:: Data provided

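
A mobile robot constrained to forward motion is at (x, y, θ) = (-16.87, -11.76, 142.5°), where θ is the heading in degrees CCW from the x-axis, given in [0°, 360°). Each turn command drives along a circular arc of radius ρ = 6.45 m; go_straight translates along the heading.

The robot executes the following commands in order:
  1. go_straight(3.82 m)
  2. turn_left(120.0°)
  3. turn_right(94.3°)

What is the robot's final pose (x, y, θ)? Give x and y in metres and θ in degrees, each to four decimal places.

(-37.9358, -19.1816, 168.2000°)

set_pose: (x, y, θ) = (-16.8700, -11.7600, 142.5000°), ρ = 6.45
go_straight(3.82): x += 3.82·cos θ, y += 3.82·sin θ → (-19.9006, -9.4345, 142.5000°)
turn_left(120.0°): centre at ρ to the left, rotate +120.0° → (-30.2219, -13.7098, 262.5000°)
turn_right(94.3°): centre at ρ to the right, rotate −94.3° → (-37.9358, -19.1816, 168.2000°)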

::::

- About this task
For every entry above, write out an exact copy.

- Answer space
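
A mobile robot constrained to forward motion is at (x, y, θ) = (-16.87, -11.76, 142.5°), where θ is the heading in degrees CCW from the x-axis, given in [0°, 360°). Each turn command drives along a circular arc of radius ρ = 6.45 m; go_straight translates along the heading.

The robot executes the following commands in order:
  1. go_straight(3.82 m)
  2. turn_left(120.0°)
  3. turn_right(94.3°)

What is the robot's final pose (x, y, θ)? Give x and y in metres and θ in degrees, each to four decimal places.

(-37.9358, -19.1816, 168.2000°)

set_pose: (x, y, θ) = (-16.8700, -11.7600, 142.5000°), ρ = 6.45
go_straight(3.82): x += 3.82·cos θ, y += 3.82·sin θ → (-19.9006, -9.4345, 142.5000°)
turn_left(120.0°): centre at ρ to the left, rotate +120.0° → (-30.2219, -13.7098, 262.5000°)
turn_right(94.3°): centre at ρ to the right, rotate −94.3° → (-37.9358, -19.1816, 168.2000°)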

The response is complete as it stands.